> [WHAT IS NEEDED]: State the number of lines in these records holding "outcomes". Say nothing more.

> [PROVIDED INFORMATION]:
-*-*-

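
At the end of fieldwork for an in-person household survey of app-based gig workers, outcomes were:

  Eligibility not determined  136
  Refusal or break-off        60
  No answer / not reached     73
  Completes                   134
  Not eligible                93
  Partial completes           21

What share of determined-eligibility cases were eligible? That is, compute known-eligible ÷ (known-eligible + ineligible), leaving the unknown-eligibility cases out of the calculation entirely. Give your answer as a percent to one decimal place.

75.6%

Eligible (known): 134 + 21 + 60 + 73 = 288
e = 288 / (288 + 93) = 288 / 381 = 0.7559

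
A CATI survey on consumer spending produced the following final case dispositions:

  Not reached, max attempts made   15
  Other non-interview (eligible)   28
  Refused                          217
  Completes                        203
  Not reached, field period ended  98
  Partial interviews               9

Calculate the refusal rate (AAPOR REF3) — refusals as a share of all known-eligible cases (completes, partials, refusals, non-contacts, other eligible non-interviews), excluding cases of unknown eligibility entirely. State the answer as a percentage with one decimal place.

Never reached = 98 + 15 = 113
Top = 217
Denom = 203 + 9 + 217 + 113 + 28 = 570
REF3 = 217 / 570 = 0.3807

38.1%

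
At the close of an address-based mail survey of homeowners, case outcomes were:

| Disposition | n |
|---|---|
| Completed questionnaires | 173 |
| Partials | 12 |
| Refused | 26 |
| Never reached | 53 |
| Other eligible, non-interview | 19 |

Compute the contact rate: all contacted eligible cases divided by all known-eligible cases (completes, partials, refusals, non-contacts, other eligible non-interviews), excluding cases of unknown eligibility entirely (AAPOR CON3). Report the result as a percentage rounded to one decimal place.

Numerator: 173 + 12 + 26 + 19 = 230
Denominator: 173 + 12 + 26 + 53 + 19 = 283
CON3 = 230 / 283 = 0.8127

81.3%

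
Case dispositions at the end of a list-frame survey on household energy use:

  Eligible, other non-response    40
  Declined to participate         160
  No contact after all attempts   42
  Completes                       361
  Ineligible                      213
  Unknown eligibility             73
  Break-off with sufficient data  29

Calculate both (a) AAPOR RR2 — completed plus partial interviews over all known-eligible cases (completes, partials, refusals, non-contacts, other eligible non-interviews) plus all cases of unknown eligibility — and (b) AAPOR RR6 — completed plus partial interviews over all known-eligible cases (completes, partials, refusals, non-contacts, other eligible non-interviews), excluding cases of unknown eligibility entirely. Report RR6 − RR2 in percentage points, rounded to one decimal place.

6.4

Numerator → 361 + 29 = 390
Base → 361 + 29 + 160 + 42 + 40 + 73 = 705
RR2 = 390 / 705 = 0.5532
Base → 361 + 29 + 160 + 42 + 40 = 632
RR6 = 390 / 632 = 0.6171
Difference = 61.71 − 55.32 = 6.39 percentage points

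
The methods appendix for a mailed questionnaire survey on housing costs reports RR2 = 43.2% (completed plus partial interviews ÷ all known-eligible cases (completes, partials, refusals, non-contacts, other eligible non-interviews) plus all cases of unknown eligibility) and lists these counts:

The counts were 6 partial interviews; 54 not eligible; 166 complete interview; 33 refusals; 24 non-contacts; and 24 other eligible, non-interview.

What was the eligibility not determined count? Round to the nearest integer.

145

Top: 166 + 6 = 172
RR2 = 172 / D = 0.432
D = 172 / 0.432 = 398.1
Remaining denominator categories sum to 253
eligibility not determined = 398.1 − 253 ≈ 145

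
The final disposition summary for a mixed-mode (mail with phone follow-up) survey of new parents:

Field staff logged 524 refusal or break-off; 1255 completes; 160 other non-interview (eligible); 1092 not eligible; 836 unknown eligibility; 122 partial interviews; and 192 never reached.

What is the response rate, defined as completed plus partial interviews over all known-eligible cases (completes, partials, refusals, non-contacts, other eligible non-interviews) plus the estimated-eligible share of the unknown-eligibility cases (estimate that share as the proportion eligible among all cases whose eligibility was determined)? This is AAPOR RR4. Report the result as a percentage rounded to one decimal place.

Numerator → 1255 + 122 = 1377
Determined eligible → 1255 + 122 + 524 + 192 + 160 = 2253
e = 2253 / (2253 + 1092) = 2253 / 3345 = 0.6735
e × U → 0.6735 × 836 = 563.05
Denominator → 2253 + 563.05 = 2816.05
RR4 = 1377 / 2816.05 = 0.4890

48.9%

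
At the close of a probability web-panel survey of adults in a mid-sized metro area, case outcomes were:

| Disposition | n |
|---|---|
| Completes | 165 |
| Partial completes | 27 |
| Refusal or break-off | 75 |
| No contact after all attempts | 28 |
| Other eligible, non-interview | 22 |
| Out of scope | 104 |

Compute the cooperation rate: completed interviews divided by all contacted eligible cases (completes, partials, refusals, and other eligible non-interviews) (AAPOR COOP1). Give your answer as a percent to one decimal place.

57.1%

Num = 165
Base = 165 + 27 + 75 + 22 = 289
COOP1 = 165 / 289 = 0.5709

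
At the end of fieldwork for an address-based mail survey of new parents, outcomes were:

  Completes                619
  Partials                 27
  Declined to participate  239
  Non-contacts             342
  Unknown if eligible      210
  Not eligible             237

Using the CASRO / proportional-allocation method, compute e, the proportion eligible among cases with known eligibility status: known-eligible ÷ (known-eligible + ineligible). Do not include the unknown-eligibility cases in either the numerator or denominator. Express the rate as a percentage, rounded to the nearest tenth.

Determined eligible: 619 + 27 + 239 + 342 = 1227
e = 1227 / (1227 + 237) = 1227 / 1464 = 0.8381

83.8%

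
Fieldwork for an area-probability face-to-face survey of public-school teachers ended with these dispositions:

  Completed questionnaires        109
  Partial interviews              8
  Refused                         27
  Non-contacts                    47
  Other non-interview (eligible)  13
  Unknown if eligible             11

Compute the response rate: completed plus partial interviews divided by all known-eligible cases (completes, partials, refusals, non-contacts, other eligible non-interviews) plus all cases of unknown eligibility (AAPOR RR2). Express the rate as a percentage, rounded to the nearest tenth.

Numerator = 109 + 8 = 117
Denominator = 109 + 8 + 27 + 47 + 13 + 11 = 215
RR2 = 117 / 215 = 0.5442

54.4%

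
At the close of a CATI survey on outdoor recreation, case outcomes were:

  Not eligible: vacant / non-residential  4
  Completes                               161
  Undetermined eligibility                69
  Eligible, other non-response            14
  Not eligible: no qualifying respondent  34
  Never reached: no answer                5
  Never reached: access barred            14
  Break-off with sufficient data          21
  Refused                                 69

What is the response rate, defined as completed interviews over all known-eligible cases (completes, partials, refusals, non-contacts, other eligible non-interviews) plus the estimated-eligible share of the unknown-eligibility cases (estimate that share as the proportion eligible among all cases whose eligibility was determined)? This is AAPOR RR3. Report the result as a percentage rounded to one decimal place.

46.7%

Never reached = 5 + 14 = 19
Screened out, ineligible = 34 + 4 = 38
Top: 161
Determined eligible: 161 + 21 + 69 + 19 + 14 = 284
e = 284 / (284 + 38) = 284 / 322 = 0.8820
Estimated eligible among unknowns: 0.8820 × 69 = 60.86
Denom: 284 + 60.86 = 344.86
RR3 = 161 / 344.86 = 0.4669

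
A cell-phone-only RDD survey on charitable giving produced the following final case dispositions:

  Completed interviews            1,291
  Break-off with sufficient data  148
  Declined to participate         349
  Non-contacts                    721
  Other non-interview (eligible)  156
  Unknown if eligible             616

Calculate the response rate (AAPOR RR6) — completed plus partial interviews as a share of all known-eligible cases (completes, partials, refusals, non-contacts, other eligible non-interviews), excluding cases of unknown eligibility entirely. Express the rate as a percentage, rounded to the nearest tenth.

54.0%

Top: 1291 + 148 = 1439
Base: 1291 + 148 + 349 + 721 + 156 = 2665
RR6 = 1439 / 2665 = 0.5400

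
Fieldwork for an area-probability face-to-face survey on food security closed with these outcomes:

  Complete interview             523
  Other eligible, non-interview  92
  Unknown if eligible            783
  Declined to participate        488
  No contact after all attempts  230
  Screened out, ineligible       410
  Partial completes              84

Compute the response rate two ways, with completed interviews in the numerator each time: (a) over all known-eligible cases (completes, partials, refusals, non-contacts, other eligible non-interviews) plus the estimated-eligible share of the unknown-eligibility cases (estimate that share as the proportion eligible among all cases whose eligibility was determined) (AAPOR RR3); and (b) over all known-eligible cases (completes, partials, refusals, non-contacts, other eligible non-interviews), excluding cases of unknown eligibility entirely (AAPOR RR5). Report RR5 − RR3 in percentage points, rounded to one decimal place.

Top: 523
Determined eligible: 523 + 84 + 488 + 230 + 92 = 1417
e = 1417 / (1417 + 410) = 1417 / 1827 = 0.7756
Estimated eligible among unknowns: 0.7756 × 783 = 607.29
Denom: 1417 + 607.29 = 2024.29
RR3 = 523 / 2024.29 = 0.2584
Denom: 523 + 84 + 488 + 230 + 92 = 1417
RR5 = 523 / 1417 = 0.3691
Difference = 36.91 − 25.84 = 11.07 percentage points

11.1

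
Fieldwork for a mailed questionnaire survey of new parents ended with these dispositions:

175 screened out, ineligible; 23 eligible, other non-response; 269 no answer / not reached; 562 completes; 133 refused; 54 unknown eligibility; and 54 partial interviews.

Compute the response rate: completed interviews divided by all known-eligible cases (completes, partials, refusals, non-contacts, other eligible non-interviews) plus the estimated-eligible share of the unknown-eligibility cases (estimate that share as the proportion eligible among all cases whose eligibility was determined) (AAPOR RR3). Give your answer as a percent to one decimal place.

Num → 562
Known eligible → 562 + 54 + 133 + 269 + 23 = 1041
e = 1041 / (1041 + 175) = 1041 / 1216 = 0.8561
Eligible share of unknowns → 0.8561 × 54 = 46.23
Base → 1041 + 46.23 = 1087.23
RR3 = 562 / 1087.23 = 0.5169

51.7%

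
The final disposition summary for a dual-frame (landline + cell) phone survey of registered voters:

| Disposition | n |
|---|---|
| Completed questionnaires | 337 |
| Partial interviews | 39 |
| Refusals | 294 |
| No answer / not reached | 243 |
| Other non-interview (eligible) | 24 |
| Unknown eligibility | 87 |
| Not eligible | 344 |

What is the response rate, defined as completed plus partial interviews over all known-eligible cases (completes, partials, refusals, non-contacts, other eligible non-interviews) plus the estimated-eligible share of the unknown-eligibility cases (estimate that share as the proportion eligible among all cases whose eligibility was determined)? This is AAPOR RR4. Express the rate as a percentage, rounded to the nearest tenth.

37.6%

Top → 337 + 39 = 376
Determined eligible → 337 + 39 + 294 + 243 + 24 = 937
e = 937 / (937 + 344) = 937 / 1281 = 0.7315
e × U → 0.7315 × 87 = 63.64
Denominator → 937 + 63.64 = 1000.64
RR4 = 376 / 1000.64 = 0.3758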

-*-*-

> [RESPONSE]: 6